┌─ Task inputs

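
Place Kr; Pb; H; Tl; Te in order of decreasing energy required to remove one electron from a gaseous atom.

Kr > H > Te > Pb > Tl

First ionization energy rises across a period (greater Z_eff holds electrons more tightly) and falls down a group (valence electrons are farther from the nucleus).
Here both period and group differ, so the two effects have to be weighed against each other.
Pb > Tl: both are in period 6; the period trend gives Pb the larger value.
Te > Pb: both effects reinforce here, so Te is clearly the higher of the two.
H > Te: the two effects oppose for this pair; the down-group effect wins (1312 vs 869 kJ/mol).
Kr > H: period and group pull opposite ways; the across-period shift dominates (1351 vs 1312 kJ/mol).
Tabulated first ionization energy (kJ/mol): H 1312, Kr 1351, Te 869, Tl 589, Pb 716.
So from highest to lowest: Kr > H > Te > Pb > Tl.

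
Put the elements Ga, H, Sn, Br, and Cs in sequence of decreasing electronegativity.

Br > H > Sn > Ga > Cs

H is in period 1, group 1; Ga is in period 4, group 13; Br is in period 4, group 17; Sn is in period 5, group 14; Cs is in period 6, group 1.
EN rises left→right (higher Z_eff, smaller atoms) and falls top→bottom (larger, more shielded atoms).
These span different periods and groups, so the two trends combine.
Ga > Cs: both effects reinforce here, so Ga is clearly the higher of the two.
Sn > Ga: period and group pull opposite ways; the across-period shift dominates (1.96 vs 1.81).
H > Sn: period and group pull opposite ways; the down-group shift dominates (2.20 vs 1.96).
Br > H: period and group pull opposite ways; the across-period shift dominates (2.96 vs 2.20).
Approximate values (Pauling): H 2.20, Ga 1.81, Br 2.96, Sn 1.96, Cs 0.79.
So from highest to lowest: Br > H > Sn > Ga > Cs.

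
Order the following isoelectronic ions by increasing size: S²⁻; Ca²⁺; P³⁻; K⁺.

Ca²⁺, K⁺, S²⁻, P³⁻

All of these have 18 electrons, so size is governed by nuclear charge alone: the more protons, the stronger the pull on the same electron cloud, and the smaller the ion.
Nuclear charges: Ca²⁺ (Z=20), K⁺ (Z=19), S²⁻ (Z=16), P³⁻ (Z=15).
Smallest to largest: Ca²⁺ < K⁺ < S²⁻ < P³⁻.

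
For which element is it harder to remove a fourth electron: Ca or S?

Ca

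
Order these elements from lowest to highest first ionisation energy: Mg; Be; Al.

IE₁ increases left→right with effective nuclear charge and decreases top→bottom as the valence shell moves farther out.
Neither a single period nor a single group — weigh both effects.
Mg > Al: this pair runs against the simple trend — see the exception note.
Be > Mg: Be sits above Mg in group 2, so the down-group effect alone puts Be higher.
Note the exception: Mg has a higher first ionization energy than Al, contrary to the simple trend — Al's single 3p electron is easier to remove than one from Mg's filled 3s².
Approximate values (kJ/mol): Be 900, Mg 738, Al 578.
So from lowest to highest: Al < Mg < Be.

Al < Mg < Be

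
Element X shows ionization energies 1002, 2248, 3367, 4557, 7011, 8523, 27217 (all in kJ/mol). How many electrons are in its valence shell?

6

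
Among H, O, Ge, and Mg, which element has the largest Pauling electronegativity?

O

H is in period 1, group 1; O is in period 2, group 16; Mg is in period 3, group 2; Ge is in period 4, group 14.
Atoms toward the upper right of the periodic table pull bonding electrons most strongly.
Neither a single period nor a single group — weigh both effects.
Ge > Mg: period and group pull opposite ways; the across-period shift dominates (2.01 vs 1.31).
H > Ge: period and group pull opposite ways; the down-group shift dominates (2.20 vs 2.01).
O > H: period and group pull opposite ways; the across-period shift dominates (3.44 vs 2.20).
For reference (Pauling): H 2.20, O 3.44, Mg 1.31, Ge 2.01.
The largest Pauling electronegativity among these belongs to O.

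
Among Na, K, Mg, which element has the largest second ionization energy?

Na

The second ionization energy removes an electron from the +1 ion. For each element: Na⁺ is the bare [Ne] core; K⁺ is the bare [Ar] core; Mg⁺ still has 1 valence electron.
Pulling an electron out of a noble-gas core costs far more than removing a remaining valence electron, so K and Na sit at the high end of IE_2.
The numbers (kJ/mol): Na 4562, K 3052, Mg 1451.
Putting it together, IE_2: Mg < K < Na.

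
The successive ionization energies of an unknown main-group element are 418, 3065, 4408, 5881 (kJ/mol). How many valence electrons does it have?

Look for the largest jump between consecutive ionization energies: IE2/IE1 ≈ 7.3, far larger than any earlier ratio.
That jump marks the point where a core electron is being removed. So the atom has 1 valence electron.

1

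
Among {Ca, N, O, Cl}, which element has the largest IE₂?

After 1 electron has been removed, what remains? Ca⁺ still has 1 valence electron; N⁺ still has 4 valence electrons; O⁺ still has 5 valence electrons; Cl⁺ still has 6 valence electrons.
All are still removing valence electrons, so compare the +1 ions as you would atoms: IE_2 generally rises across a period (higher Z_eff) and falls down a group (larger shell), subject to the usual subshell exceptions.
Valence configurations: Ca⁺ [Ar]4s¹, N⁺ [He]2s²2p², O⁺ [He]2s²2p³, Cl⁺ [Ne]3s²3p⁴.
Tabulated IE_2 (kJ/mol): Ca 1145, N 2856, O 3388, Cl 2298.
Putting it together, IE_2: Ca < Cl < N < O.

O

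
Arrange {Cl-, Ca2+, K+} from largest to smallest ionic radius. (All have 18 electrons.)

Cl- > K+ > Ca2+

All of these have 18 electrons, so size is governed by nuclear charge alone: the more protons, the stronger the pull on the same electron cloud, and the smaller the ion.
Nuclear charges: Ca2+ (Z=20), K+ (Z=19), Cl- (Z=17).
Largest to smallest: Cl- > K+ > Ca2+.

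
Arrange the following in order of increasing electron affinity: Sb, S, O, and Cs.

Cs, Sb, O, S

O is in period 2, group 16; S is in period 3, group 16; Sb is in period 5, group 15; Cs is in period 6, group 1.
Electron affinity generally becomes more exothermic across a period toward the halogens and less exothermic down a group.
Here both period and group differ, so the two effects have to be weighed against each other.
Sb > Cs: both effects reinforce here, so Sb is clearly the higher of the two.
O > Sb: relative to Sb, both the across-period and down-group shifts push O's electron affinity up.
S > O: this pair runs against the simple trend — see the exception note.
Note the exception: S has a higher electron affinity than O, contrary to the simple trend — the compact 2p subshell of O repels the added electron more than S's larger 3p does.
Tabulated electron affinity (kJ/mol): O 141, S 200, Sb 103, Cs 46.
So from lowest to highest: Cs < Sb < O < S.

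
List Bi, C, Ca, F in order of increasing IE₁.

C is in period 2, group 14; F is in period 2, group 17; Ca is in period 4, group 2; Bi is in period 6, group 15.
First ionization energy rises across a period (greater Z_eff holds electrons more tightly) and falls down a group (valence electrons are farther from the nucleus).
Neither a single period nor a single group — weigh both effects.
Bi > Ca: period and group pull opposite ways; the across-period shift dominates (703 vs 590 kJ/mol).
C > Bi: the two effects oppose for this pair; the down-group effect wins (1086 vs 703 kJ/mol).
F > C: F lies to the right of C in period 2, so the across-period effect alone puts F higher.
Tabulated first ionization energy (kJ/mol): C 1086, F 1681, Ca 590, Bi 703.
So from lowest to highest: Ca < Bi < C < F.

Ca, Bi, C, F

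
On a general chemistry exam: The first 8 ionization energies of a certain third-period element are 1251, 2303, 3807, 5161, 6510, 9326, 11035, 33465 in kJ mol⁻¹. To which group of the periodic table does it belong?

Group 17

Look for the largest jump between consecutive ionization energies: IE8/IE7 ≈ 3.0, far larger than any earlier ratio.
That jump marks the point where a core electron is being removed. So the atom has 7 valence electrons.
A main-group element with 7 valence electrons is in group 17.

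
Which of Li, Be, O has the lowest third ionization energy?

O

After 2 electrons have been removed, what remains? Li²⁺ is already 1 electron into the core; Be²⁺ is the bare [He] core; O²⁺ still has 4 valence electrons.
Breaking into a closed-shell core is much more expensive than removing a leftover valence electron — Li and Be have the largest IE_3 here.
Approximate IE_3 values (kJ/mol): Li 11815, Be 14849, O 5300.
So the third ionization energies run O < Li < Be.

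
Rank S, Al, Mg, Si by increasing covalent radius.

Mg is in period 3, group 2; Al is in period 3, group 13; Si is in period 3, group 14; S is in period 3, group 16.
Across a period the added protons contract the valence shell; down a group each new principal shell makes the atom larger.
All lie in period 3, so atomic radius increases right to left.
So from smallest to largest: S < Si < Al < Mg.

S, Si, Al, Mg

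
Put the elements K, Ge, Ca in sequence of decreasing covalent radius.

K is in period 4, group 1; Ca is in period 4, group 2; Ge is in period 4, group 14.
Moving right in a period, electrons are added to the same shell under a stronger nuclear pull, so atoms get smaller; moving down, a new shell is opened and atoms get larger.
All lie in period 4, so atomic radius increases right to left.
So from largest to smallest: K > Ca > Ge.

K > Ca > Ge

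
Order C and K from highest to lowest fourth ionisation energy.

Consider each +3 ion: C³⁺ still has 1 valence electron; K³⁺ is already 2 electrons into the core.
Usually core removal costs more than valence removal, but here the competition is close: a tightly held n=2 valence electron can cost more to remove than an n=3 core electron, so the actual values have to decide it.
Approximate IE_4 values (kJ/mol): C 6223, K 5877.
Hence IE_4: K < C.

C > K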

└─

**Your objective**: Which lines run from the one with "Order C and" through the end of the listing above? Restate them word for word, with nothing else.

**Answer for the task**:
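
Order C and K from highest to lowest fourth ionisation energy.

Consider each +3 ion: C³⁺ still has 1 valence electron; K³⁺ is already 2 electrons into the core.
Usually core removal costs more than valence removal, but here the competition is close: a tightly held n=2 valence electron can cost more to remove than an n=3 core electron, so the actual values have to decide it.
Approximate IE_4 values (kJ/mol): C 6223, K 5877.
Hence IE_4: K < C.

C > K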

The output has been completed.